Aim of the task: The entries that follow should be written out exactly.

Information given:
Content starts

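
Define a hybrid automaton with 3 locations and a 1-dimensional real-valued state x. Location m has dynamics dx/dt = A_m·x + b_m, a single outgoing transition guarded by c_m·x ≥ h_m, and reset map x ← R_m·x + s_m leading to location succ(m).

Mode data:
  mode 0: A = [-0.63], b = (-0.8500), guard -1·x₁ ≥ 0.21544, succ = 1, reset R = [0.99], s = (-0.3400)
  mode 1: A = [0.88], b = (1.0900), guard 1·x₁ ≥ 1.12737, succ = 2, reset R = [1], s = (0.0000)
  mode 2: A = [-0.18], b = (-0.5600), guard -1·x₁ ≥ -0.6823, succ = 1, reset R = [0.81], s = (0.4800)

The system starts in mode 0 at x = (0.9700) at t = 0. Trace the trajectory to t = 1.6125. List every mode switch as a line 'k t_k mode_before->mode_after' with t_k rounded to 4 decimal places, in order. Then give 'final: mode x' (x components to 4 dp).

1 1.1360 0->1
final: 1 -0.1963

Mode 0: guard c·x = 0.2154 hit at Δt = 1.1360 (t = 1.1360), x⁻ = (-0.2154) → reset → x⁺ = (-0.5533), jump to mode 1
Mode 1: flow for 0.4765 to horizon, guard not reached → x = (-0.1963)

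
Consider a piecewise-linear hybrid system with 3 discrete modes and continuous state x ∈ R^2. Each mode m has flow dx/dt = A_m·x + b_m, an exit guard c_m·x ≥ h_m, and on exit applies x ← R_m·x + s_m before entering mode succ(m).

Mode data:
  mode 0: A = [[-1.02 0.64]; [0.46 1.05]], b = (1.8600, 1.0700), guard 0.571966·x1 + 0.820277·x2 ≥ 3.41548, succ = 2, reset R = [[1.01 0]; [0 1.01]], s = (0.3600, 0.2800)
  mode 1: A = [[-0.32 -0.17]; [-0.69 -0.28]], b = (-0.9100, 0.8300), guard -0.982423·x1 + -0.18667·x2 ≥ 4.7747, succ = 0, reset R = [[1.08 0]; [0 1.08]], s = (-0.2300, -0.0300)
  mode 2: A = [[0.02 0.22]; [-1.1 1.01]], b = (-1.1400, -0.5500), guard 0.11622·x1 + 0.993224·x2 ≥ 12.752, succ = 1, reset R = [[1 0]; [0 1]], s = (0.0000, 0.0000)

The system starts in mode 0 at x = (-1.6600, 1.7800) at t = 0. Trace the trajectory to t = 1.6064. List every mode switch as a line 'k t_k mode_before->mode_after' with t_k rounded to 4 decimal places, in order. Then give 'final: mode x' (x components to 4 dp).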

Content ends

Answer space:
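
Define a hybrid automaton with 3 locations and a 1-dimensional real-valued state x. Location m has dynamics dx/dt = A_m·x + b_m, a single outgoing transition guarded by c_m·x ≥ h_m, and reset map x ← R_m·x + s_m leading to location succ(m).

Mode data:
  mode 0: A = [-0.63], b = (-0.8500), guard -1·x₁ ≥ 0.21544, succ = 1, reset R = [0.99], s = (-0.3400)
  mode 1: A = [0.88], b = (1.0900), guard 1·x₁ ≥ 1.12737, succ = 2, reset R = [1], s = (0.0000)
  mode 2: A = [-0.18], b = (-0.5600), guard -1·x₁ ≥ -0.6823, succ = 1, reset R = [0.81], s = (0.4800)

The system starts in mode 0 at x = (0.9700) at t = 0. Trace the trajectory to t = 1.6125. List every mode switch as a line 'k t_k mode_before->mode_after' with t_k rounded to 4 decimal places, in order. Then give 'final: mode x' (x components to 4 dp).

1 1.1360 0->1
final: 1 -0.1963

Mode 0: guard c·x = 0.2154 hit at Δt = 1.1360 (t = 1.1360), x⁻ = (-0.2154) → reset → x⁺ = (-0.5533), jump to mode 1
Mode 1: flow for 0.4765 to horizon, guard not reached → x = (-0.1963)

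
Consider a piecewise-linear hybrid system with 3 discrete modes and continuous state x ∈ R^2. Each mode m has flow dx/dt = A_m·x + b_m, an exit guard c_m·x ≥ h_m, and on exit applies x ← R_m·x + s_m before entering mode succ(m).

Mode data:
  mode 0: A = [[-1.02 0.64]; [0.46 1.05]], b = (1.8600, 1.0700), guard 0.571966·x1 + 0.820277·x2 ≥ 3.41548, succ = 2, reset R = [[1.01 0]; [0 1.01]], s = (0.3600, 0.2800)
  mode 1: A = [[-0.32 -0.17]; [-0.69 -0.28]], b = (-0.9100, 0.8300), guard -0.982423·x1 + -0.18667·x2 ≥ 4.7747, succ = 0, reset R = [[1.08 0]; [0 1.08]], s = (-0.2300, -0.0300)
  mode 2: A = [[0.02 0.22]; [-1.1 1.01]], b = (-1.1400, -0.5500), guard 0.11622·x1 + 0.993224·x2 ≥ 12.752, succ = 1, reset R = [[1 0]; [0 1]], s = (0.0000, 0.0000)

The system starts in mode 0 at x = (-1.6600, 1.7800) at t = 0. Trace the trajectory to t = 1.6064. List every mode switch as a line 'k t_k mode_before->mode_after' with t_k rounded to 4 decimal places, in order. Then give 'final: mode x' (x components to 4 dp).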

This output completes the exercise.